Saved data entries
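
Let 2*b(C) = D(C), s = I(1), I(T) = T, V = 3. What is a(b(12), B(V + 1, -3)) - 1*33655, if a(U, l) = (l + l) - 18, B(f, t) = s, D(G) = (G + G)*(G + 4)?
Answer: -33671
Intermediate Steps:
D(G) = 2*G*(4 + G) (D(G) = (2*G)*(4 + G) = 2*G*(4 + G))
s = 1
b(C) = C*(4 + C) (b(C) = (2*C*(4 + C))/2 = C*(4 + C))
B(f, t) = 1
a(U, l) = -18 + 2*l (a(U, l) = 2*l - 18 = -18 + 2*l)
a(b(12), B(V + 1, -3)) - 1*33655 = (-18 + 2*1) - 1*33655 = (-18 + 2) - 33655 = -16 - 33655 = -33671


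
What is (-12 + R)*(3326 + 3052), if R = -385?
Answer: -2532066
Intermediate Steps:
(-12 + R)*(3326 + 3052) = (-12 - 385)*(3326 + 3052) = -397*6378 = -2532066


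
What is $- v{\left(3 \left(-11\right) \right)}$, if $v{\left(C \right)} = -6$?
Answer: $6$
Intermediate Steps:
$- v{\left(3 \left(-11\right) \right)} = \left(-1\right) \left(-6\right) = 6$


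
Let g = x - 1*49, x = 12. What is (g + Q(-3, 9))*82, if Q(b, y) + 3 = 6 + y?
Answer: -2050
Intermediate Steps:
Q(b, y) = 3 + y (Q(b, y) = -3 + (6 + y) = 3 + y)
g = -37 (g = 12 - 1*49 = 12 - 49 = -37)
(g + Q(-3, 9))*82 = (-37 + (3 + 9))*82 = (-37 + 12)*82 = -25*82 = -2050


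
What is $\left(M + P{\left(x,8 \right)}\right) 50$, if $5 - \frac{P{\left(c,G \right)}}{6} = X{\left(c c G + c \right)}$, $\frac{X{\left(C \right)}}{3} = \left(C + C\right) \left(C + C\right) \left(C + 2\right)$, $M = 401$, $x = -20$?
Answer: $-115839564458450$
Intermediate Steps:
$X{\left(C \right)} = 12 C^{2} \left(2 + C\right)$ ($X{\left(C \right)} = 3 \left(C + C\right) \left(C + C\right) \left(C + 2\right) = 3 \cdot 2 C 2 C \left(2 + C\right) = 3 \cdot 4 C^{2} \left(2 + C\right) = 12 C^{2} \left(2 + C\right)$)
$P{\left(c,G \right)} = 30 - 72 \left(c + G c^{2}\right)^{2} \left(2 + c + G c^{2}\right)$ ($P{\left(c,G \right)} = 30 - 6 \cdot 12 \left(c c G + c\right)^{2} \left(2 + \left(c c G + c\right)\right) = 30 - 6 \cdot 12 \left(c^{2} G + c\right)^{2} \left(2 + \left(c^{2} G + c\right)\right) = 30 - 6 \cdot 12 \left(G c^{2} + c\right)^{2} \left(2 + \left(G c^{2} + c\right)\right) = 30 - 6 \cdot 12 \left(c + G c^{2}\right)^{2} \left(2 + \left(c + G c^{2}\right)\right) = 30 - 6 \cdot 12 \left(c + G c^{2}\right)^{2} \left(2 + c + G c^{2}\right) = 30 - 72 \left(c + G c^{2}\right)^{2} \left(2 + c + G c^{2}\right)$)
$\left(M + P{\left(x,8 \right)}\right) 50 = \left(401 + \left(30 + 72 \left(-20\right)^{2} \left(1 + 8 \left(-20\right)\right)^{2} \left(-2 - - 20 \left(1 + 8 \left(-20\right)\right)\right)\right)\right) 50 = \left(401 + \left(30 + 72 \cdot 400 \left(1 - 160\right)^{2} \left(-2 - - 20 \left(1 - 160\right)\right)\right)\right) 50 = \left(401 + \left(30 + 72 \cdot 400 \left(-159\right)^{2} \left(-2 - \left(-20\right) \left(-159\right)\right)\right)\right) 50 = \left(401 + \left(30 + 72 \cdot 400 \cdot 25281 \left(-2 - 3180\right)\right)\right) 50 = \left(401 + \left(30 + 72 \cdot 400 \cdot 25281 \left(-3182\right)\right)\right) 50 = \left(401 + \left(30 - 2316791289600\right)\right) 50 = \left(401 - 2316791289570\right) 50 = \left(-2316791289169\right) 50 = -115839564458450$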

§ **Problem statement**: Check each line of the entries for the word "Answer". State how many lines hold it, and write nothing else.

§ **Written solution**: 5